*Raw data*
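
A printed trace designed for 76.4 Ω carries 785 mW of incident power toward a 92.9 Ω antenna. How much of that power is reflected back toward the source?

Γ = (92.9 − 76.4)/(92.9 + 76.4) = 0.0975
|Γ|² = 0.0095
P_refl = |Γ|²·P_inc = 7.46 mW, P_del = (1 − |Γ|²)·P_inc = 778 mW

P_reflected ≈ 7.46 mW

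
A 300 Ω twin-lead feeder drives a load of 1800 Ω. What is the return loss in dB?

Γ = (1800 − 300)/(1800 + 300) = 0.714
RL = −20·log₁₀|Γ| = −20·log₁₀(0.714)

RL ≈ 2.92 dB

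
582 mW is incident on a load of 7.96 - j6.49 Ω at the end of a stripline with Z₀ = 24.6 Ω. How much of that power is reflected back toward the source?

P_reflected ≈ 168 mW

|Γ| = |(-16.64 − j6.49)/(32.56 − j6.49)| = 0.538
|Γ|² = 0.289
P_refl = |Γ|²·P_inc = 168 mW, P_del = (1 − |Γ|²)·P_inc = 414 mW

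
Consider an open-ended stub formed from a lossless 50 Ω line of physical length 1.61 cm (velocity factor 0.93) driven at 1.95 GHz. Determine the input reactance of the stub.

λ = v/f = 0.93·c / 1.95 GHz = 0.143 m
βl = 2π·l/λ = 2π × 0.113 = 40.5°
tan(βl) = 0.854
For an open-ended stub, Z_in = −jZ_0·cot(βl) = −jZ_0/tan(βl)

X_in ≈ -58.5 Ω (capacitive)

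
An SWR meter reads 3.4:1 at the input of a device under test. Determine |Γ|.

|Γ| = (S − 1)/(S + 1) = (3.4 − 1)/(3.4 + 1) = 2.4/4.4

|Γ| ≈ 0.545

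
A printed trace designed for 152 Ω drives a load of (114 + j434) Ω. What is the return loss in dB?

RL ≈ 1.35 dB

Γ = (-38 + j434)/(266 + j434), |Γ| = 0.856
RL = −20·log₁₀|Γ| = −20·log₁₀(0.856)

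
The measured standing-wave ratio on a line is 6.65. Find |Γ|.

|Γ| ≈ 0.739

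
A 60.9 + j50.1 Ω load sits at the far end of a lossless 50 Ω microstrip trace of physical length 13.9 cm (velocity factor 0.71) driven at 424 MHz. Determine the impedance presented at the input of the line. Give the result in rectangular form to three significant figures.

λ = v/f = 0.71·c / 424 MHz = 0.502 m
βl = 2π·l/λ = 2π × 0.277 = 99.6°
tan(βl) = tan(99.6°) = -5.91
Z_in = Z_0·(Z_L + jZ_0·tanβl)/(Z_0 + jZ_L·tanβl)
     = 50·(60.9 − j245)/(346 − j360)

Z_in ≈ 21.9 − j12.6 Ω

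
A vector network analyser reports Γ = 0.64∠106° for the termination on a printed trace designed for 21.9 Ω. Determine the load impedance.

Z_L = Z_0·(1 + Γ)/(1 − Γ) = 21.9·(0.824 + j0.615)/(1.18 − j0.615)

Z_L ≈ 7.34 + j15.3 Ω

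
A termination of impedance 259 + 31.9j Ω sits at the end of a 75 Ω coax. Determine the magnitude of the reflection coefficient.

Γ = (Z_L − Z_0)/(Z_L + Z_0) = (184 + j31.9)/(334 + j31.9)
|Γ| = 187/336

|Γ| ≈ 0.557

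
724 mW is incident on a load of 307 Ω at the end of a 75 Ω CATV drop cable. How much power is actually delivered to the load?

P_delivered ≈ 457 mW

Γ = (307 − 75)/(307 + 75) = 0.607
|Γ|² = 0.369
P_refl = |Γ|²·P_inc = 267 mW, P_del = (1 − |Γ|²)·P_inc = 457 mW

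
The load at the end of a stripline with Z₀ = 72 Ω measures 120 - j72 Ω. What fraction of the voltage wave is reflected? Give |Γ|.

|Γ| ≈ 0.422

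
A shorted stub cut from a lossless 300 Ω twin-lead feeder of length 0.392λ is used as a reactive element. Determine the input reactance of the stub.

X_in ≈ -242 Ω (capacitive)

βl = 2π × 0.392 = 141°
tan(βl) = -0.806
For a shorted stub, Z_in = jZ_0·tan(βl)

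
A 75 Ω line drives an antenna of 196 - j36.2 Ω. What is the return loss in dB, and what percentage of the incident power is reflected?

Γ = (121 − j36.2)/(271 − j36.2), |Γ| = 0.462
RL = −20·log₁₀(0.462) = 6.71 dB
P_refl/P_inc = |Γ|² = 0.213

RL ≈ 6.71 dB; 21.3% of incident power reflected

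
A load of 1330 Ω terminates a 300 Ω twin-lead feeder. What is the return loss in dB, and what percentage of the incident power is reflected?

Γ = (1330 − 300)/(1330 + 300) = 0.632
RL = −20·log₁₀(0.632) = 3.99 dB
P_refl/P_inc = |Γ|² = 0.399

RL ≈ 3.99 dB; 39.9% of incident power reflected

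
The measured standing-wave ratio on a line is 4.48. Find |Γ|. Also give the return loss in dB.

|Γ| ≈ 0.635; return loss ≈ 3.94 dB

|Γ| = (S − 1)/(S + 1) = (4.48 − 1)/(4.48 + 1) = 3.48/5.48
RL = −20·log₁₀|Γ| = −20·log₁₀(0.635)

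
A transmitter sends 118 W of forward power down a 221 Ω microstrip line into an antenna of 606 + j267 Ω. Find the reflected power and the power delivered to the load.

P_reflected ≈ 34.3 W; P_delivered ≈ 83.7 W

|Γ| = |(385 + j267)/(827 + j267)| = 0.539
|Γ|² = 0.291
P_refl = |Γ|²·P_inc = 34.3 W, P_del = (1 − |Γ|²)·P_inc = 83.7 W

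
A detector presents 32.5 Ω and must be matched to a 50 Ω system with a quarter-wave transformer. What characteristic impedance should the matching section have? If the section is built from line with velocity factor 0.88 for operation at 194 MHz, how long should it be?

Z_qwt = √(Z_0·R_L) = √(50 × 32.5) = √1625
λ = 0.88·c/f = 1.36 m, so l = λ/4 = 0.34 m

Z_qwt ≈ 40.3 Ω; length ≈ 34 cm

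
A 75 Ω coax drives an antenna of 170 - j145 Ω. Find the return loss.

RL ≈ 4.31 dB

Γ = (95 − j145)/(245 − j145), |Γ| = 0.609
RL = −20·log₁₀|Γ| = −20·log₁₀(0.609)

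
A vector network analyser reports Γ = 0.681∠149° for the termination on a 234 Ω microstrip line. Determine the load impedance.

Z_L = Z_0·(1 + Γ)/(1 − Γ) = 234·(0.416 + j0.351)/(1.58 − j0.351)

Z_L ≈ 47.7 + j62.4 Ω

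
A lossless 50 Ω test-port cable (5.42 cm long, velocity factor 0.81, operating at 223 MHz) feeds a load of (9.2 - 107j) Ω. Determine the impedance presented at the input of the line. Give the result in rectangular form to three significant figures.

Z_in ≈ 3.55 − j53.8 Ω

λ = v/f = 0.81·c / 223 MHz = 1.09 m
βl = 2π·l/λ = 2π × 0.0497 = 17.9°
tan(βl) = tan(17.9°) = 0.323
Z_in = Z_0·(Z_L + jZ_0·tanβl)/(Z_0 + jZ_L·tanβl)
     = 50·(9.2 − j90.8)/(84.6 + j2.97)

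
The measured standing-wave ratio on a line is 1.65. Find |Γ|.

|Γ| = (S − 1)/(S + 1) = (1.65 − 1)/(1.65 + 1) = 0.65/2.65

|Γ| ≈ 0.245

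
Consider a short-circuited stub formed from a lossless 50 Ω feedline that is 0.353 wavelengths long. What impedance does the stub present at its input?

Z_in ≈ −j66.2 Ω

βl = 2π × 0.353 = 127°
tan(βl) = -1.32
For a short-circuited stub, Z_in = jZ_0·tan(βl)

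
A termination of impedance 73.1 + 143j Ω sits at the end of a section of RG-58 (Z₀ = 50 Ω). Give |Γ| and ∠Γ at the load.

Γ ≈ 0.768 ∠ 31.5°

Γ = (Z_L − Z_0)/(Z_L + Z_0) = (23.1 + j143)/(123.1 + j143)
|Γ| = 145/189 = 0.768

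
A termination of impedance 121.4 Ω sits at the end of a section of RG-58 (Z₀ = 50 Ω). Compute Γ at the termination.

Γ = 0.417

Γ = (Z_L − Z_0)/(Z_L + Z_0) = (121.4 − 50)/(121.4 + 50) = 71.4/171.4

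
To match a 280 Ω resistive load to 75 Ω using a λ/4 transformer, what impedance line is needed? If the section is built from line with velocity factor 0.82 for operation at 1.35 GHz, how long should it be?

Z_qwt = √(Z_0·R_L) = √(75 × 280) = √21000
λ = 0.82·c/f = 0.182 m, so l = λ/4 = 0.0456 m

Z_qwt ≈ 145 Ω; length ≈ 4.56 cm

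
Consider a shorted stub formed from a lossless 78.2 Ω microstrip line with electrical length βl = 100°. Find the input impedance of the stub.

Z_in ≈ −j443 Ω

tan(βl) = -5.67
For a shorted stub, Z_in = jZ_0·tan(βl)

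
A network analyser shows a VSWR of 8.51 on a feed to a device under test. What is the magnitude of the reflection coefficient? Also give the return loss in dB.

|Γ| = (S − 1)/(S + 1) = (8.51 − 1)/(8.51 + 1) = 7.51/9.51
RL = −20·log₁₀|Γ| = −20·log₁₀(0.79)

|Γ| ≈ 0.79; return loss ≈ 2.05 dB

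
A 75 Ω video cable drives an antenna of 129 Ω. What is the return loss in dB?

Γ = (129 − 75)/(129 + 75) = 0.265
RL = −20·log₁₀|Γ| = −20·log₁₀(0.265)

RL ≈ 11.5 dB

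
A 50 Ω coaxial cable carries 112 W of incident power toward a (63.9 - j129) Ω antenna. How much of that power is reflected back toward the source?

P_reflected ≈ 63.7 W

|Γ| = |(13.9 − j129)/(113.9 − j129)| = 0.754
|Γ|² = 0.568
P_refl = |Γ|²·P_inc = 63.7 W, P_del = (1 − |Γ|²)·P_inc = 48.3 W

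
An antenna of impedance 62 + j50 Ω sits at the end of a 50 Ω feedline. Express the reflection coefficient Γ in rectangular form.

Γ ≈ 0.256 + j0.332

Γ = (Z_L − Z_0)/(Z_L + Z_0) = (12 + j50)/(112 + j50)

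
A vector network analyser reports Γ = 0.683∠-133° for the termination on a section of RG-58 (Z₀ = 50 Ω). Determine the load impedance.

Z_L ≈ 11.1 − j20.8 Ω

Z_L = Z_0·(1 + Γ)/(1 − Γ) = 50·(0.534 − j0.5)/(1.47 + j0.5)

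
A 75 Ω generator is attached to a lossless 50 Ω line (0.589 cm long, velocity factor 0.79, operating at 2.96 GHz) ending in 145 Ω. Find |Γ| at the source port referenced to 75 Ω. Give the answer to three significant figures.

λ = v/f = 0.79·c / 2.96 GHz = 0.0801 m
βl = 2π·l/λ = 2π × 0.0736 = 26.5°
tan(βl) = 0.498
Z_in = Z_0·(Z_L + jZ_0·tanβl)/(Z_0 + jZ_L·tanβl) = 58.6 − j59.8 Ω
Γ_s = (Z_in − Z_s)/(Z_in + Z_s) = (-16.4 − j59.8)/(134 − j59.8), |Γ_s| = 0.423

|Γ| ≈ 0.423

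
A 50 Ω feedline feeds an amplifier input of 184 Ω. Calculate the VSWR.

Γ = (184 − 50)/(184 + 50) = 0.573
VSWR = (1 + 0.573)/(1 − 0.573)

VSWR ≈ 3.68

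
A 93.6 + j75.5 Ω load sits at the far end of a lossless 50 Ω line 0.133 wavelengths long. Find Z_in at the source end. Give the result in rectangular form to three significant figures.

βl = 2π × 0.133 = 47.9°
tan(βl) = tan(47.9°) = 1.11
Z_in = Z_0·(Z_L + jZ_0·tanβl)/(Z_0 + jZ_L·tanβl)
     = 50·(93.6 + j131)/(-33.5 + j104)

Z_in ≈ 43.9 − j59.4 Ω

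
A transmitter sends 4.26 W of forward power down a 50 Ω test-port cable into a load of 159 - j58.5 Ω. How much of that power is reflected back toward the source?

|Γ| = |(109 − j58.5)/(209 − j58.5)| = 0.57
|Γ|² = 0.325
P_refl = |Γ|²·P_inc = 1.38 W, P_del = (1 − |Γ|²)·P_inc = 2.88 W

P_reflected ≈ 1.38 W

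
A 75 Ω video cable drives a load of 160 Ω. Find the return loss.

Γ = (160 − 75)/(160 + 75) = 0.362
RL = −20·log₁₀|Γ| = −20·log₁₀(0.362)

RL ≈ 8.83 dB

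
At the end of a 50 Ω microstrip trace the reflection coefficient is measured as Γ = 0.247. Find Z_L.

Z_L ≈ 82.8 Ω

Z_L = Z_0·(1 + Γ)/(1 − Γ) = 50·(1.25)/(0.753)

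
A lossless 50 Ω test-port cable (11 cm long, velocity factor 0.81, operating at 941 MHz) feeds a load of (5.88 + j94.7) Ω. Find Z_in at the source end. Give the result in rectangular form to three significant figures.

λ = v/f = 0.81·c / 941 MHz = 0.258 m
βl = 2π·l/λ = 2π × 0.426 = 153°
tan(βl) = tan(153°) = -0.502
Z_in = Z_0·(Z_L + jZ_0·tanβl)/(Z_0 + jZ_L·tanβl)
     = 50·(5.88 + j69.6)/(97.5 − j2.95)

Z_in ≈ 1.93 + j35.7 Ω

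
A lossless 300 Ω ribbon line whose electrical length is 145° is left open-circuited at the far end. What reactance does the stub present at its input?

X_in ≈ 428 Ω (inductive)

tan(βl) = -0.7
For an open-circuited stub, Z_in = −jZ_0·cot(βl) = −jZ_0/tan(βl)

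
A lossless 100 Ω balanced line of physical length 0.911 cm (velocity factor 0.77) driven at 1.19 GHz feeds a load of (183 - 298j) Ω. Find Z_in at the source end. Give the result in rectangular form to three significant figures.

Z_in ≈ 50.8 − j155 Ω

λ = v/f = 0.77·c / 1.19 GHz = 0.194 m
βl = 2π·l/λ = 2π × 0.0469 = 16.9°
tan(βl) = tan(16.9°) = 0.304
Z_in = Z_0·(Z_L + jZ_0·tanβl)/(Z_0 + jZ_L·tanβl)
     = 100·(183 − j268)/(191 + j55.6)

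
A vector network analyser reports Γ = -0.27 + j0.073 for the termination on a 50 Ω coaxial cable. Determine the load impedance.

Z_L ≈ 28.5 + j4.51 Ω

Z_L = Z_0·(1 + Γ)/(1 − Γ) = 50·(0.73 + j0.073)/(1.27 − j0.073)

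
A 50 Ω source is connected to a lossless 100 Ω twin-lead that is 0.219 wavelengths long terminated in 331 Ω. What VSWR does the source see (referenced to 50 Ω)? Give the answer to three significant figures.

βl = 2π × 0.219 = 78.8°
tan(βl) = 5.07
Z_in = Z_0·(Z_L + jZ_0·tanβl)/(Z_0 + jZ_L·tanβl) = 31.3 − j17.9 Ω
Γ_s = (Z_in − Z_s)/(Z_in + Z_s) = (-18.7 − j17.9)/(81.3 − j17.9), |Γ_s| = 0.311
VSWR = (1 + |Γ_s|)/(1 − |Γ_s|)

VSWR ≈ 1.9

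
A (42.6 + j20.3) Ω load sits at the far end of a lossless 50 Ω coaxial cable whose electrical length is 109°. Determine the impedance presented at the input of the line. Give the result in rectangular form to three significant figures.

tan(βl) = tan(109°) = -2.9
Z_in = Z_0·(Z_L + jZ_0·tanβl)/(Z_0 + jZ_L·tanβl)
     = 50·(42.6 − j125)/(109 − j124)

Z_in ≈ 37 − j15.3 Ω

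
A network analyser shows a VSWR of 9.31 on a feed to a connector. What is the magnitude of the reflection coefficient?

|Γ| = (S − 1)/(S + 1) = (9.31 − 1)/(9.31 + 1) = 8.31/10.3

|Γ| ≈ 0.806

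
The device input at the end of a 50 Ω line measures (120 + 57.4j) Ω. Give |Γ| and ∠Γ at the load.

Γ ≈ 0.505 ∠ 20.7°

Γ = (Z_L − Z_0)/(Z_L + Z_0) = (70 + j57.4)/(170 + j57.4)
|Γ| = 90.5/179 = 0.505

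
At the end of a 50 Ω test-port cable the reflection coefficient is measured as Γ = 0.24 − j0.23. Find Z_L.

Z_L = Z_0·(1 + Γ)/(1 − Γ) = 50·(1.24 − j0.23)/(0.76 + j0.23)

Z_L ≈ 70.5 − j36.5 Ω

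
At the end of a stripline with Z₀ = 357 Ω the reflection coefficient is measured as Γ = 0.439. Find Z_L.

Z_L = Z_0·(1 + Γ)/(1 − Γ) = 357·(1.44)/(0.561)

Z_L ≈ 916 Ω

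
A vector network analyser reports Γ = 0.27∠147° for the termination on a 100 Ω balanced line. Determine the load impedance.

Z_L ≈ 60.8 + j19.3 Ω

Z_L = Z_0·(1 + Γ)/(1 − Γ) = 100·(0.774 + j0.147)/(1.23 − j0.147)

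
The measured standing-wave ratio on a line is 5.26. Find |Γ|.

|Γ| ≈ 0.681

|Γ| = (S − 1)/(S + 1) = (5.26 − 1)/(5.26 + 1) = 4.26/6.26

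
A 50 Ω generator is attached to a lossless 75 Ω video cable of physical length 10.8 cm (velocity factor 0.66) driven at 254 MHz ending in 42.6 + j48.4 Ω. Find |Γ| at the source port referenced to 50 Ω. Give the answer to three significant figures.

λ = v/f = 0.66·c / 254 MHz = 0.78 m
βl = 2π·l/λ = 2π × 0.139 = 49.9°
tan(βl) = 1.19
Z_in = Z_0·(Z_L + jZ_0·tanβl)/(Z_0 + jZ_L·tanβl) = 201 + j6.83 Ω
Γ_s = (Z_in − Z_s)/(Z_in + Z_s) = (151 + j6.83)/(251 + j6.83), |Γ_s| = 0.603

|Γ| ≈ 0.603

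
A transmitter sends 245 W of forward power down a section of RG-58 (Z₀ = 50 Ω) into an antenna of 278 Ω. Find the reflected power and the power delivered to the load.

Γ = (278 − 50)/(278 + 50) = 0.695
|Γ|² = 0.483
P_refl = |Γ|²·P_inc = 118 W, P_del = (1 − |Γ|²)·P_inc = 127 W

P_reflected ≈ 118 W; P_delivered ≈ 127 W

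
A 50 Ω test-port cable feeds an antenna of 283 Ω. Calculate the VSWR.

VSWR ≈ 5.66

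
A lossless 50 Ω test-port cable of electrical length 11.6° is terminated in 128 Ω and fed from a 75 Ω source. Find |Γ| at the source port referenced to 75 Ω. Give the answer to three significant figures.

|Γ| ≈ 0.289

tan(βl) = 0.205
Z_in = Z_0·(Z_L + jZ_0·tanβl)/(Z_0 + jZ_L·tanβl) = 105 − j44.7 Ω
Γ_s = (Z_in − Z_s)/(Z_in + Z_s) = (29.5 − j44.7)/(180 − j44.7), |Γ_s| = 0.289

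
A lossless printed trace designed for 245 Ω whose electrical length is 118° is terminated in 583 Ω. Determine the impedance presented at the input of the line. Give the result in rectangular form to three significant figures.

tan(βl) = tan(118°) = -1.88
Z_in = Z_0·(Z_L + jZ_0·tanβl)/(Z_0 + jZ_L·tanβl)
     = 245·(583 − j461)/(245 − j1100)

Z_in ≈ 126 + j102 Ω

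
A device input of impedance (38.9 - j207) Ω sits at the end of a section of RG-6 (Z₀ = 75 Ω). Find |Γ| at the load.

|Γ| ≈ 0.889

Γ = (Z_L − Z_0)/(Z_L + Z_0) = (-36.1 − j207)/(113.9 − j207)
|Γ| = 210/236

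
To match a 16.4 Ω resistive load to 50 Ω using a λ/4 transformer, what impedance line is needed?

Z_qwt ≈ 28.6 Ω

Z_qwt = √(Z_0·R_L) = √(50 × 16.4) = √820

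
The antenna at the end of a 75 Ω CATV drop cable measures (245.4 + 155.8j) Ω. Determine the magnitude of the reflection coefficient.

|Γ| ≈ 0.648

Γ = (Z_L − Z_0)/(Z_L + Z_0) = (170.4 + j155.8)/(320.4 + j155.8)
|Γ| = 231/356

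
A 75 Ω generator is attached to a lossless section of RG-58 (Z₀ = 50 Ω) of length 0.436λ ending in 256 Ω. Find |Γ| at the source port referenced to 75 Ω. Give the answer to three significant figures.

βl = 2π × 0.436 = 157°
tan(βl) = -0.425
Z_in = Z_0·(Z_L + jZ_0·tanβl)/(Z_0 + jZ_L·tanβl) = 52.7 + j93.4 Ω
Γ_s = (Z_in − Z_s)/(Z_in + Z_s) = (-22.3 + j93.4)/(128 + j93.4), |Γ_s| = 0.607

|Γ| ≈ 0.607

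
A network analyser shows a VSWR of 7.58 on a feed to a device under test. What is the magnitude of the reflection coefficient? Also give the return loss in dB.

|Γ| ≈ 0.767; return loss ≈ 2.31 dB

|Γ| = (S − 1)/(S + 1) = (7.58 − 1)/(7.58 + 1) = 6.58/8.58
RL = −20·log₁₀|Γ| = −20·log₁₀(0.767)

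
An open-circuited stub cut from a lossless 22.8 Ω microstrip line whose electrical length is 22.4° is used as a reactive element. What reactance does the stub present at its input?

tan(βl) = 0.412
For an open-circuited stub, Z_in = −jZ_0·cot(βl) = −jZ_0/tan(βl)

X_in ≈ -55.3 Ω (capacitive)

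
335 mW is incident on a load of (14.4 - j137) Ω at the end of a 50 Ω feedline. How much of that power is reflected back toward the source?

|Γ| = |(-35.6 − j137)/(64.4 − j137)| = 0.935
|Γ|² = 0.874
P_refl = |Γ|²·P_inc = 293 mW, P_del = (1 − |Γ|²)·P_inc = 42.1 mW

P_reflected ≈ 293 mW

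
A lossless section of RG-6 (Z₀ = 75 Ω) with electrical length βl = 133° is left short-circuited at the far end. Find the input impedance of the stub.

Z_in ≈ −j80.4 Ω

tan(βl) = -1.07
For a short-circuited stub, Z_in = jZ_0·tan(βl)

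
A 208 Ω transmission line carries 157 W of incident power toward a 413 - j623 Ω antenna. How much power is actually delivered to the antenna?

|Γ| = |(205 − j623)/(621 − j623)| = 0.746
|Γ|² = 0.556
P_refl = |Γ|²·P_inc = 87.3 W, P_del = (1 − |Γ|²)·P_inc = 69.7 W

P_delivered ≈ 69.7 W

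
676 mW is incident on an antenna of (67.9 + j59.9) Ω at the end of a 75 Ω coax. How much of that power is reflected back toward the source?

|Γ| = |(-7.1 + j59.9)/(142.9 + j59.9)| = 0.389
|Γ|² = 0.152
P_refl = |Γ|²·P_inc = 102 mW, P_del = (1 − |Γ|²)·P_inc = 574 mW

P_reflected ≈ 102 mW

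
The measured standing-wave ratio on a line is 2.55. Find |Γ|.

|Γ| = (S − 1)/(S + 1) = (2.55 − 1)/(2.55 + 1) = 1.55/3.55

|Γ| ≈ 0.437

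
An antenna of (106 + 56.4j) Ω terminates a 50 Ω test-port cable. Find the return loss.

Γ = (56 + j56.4)/(156 + j56.4), |Γ| = 0.479
RL = −20·log₁₀|Γ| = −20·log₁₀(0.479)

RL ≈ 6.39 dB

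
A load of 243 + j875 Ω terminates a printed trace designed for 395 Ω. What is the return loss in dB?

RL ≈ 1.72 dB

Γ = (-152 + j875)/(638 + j875), |Γ| = 0.82
RL = −20·log₁₀|Γ| = −20·log₁₀(0.82)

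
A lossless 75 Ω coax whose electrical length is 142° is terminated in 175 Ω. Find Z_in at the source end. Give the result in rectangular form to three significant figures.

tan(βl) = tan(142°) = -0.781
Z_in = Z_0·(Z_L + jZ_0·tanβl)/(Z_0 + jZ_L·tanβl)
     = 75·(175 − j58.6)/(75 − j137)

Z_in ≈ 65.2 + j60.2 Ω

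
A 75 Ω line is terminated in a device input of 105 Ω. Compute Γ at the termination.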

*Description of the task*
All lines from the one with "676 mW is incident" to the end of the records must be set down exactly. Skip every line before it.

*Final answer*
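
676 mW is incident on an antenna of (67.9 + j59.9) Ω at the end of a 75 Ω coax. How much of that power is reflected back toward the source?

|Γ| = |(-7.1 + j59.9)/(142.9 + j59.9)| = 0.389
|Γ|² = 0.152
P_refl = |Γ|²·P_inc = 102 mW, P_del = (1 − |Γ|²)·P_inc = 574 mW

P_reflected ≈ 102 mW

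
The measured standing-wave ratio on a line is 2.55. Find |Γ|.

|Γ| = (S − 1)/(S + 1) = (2.55 − 1)/(2.55 + 1) = 1.55/3.55

|Γ| ≈ 0.437

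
An antenna of (106 + 56.4j) Ω terminates a 50 Ω test-port cable. Find the return loss.

Γ = (56 + j56.4)/(156 + j56.4), |Γ| = 0.479
RL = −20·log₁₀|Γ| = −20·log₁₀(0.479)

RL ≈ 6.39 dB

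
A load of 243 + j875 Ω terminates a printed trace designed for 395 Ω. What is the return loss in dB?

RL ≈ 1.72 dB

Γ = (-152 + j875)/(638 + j875), |Γ| = 0.82
RL = −20·log₁₀|Γ| = −20·log₁₀(0.82)

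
A lossless 75 Ω coax whose electrical length is 142° is terminated in 175 Ω. Find Z_in at the source end. Give the result in rectangular form to three significant figures.

tan(βl) = tan(142°) = -0.781
Z_in = Z_0·(Z_L + jZ_0·tanβl)/(Z_0 + jZ_L·tanβl)
     = 75·(175 − j58.6)/(75 − j137)

Z_in ≈ 65.2 + j60.2 Ω

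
A 75 Ω line is terminated in a device input of 105 Ω. Compute Γ at the termination.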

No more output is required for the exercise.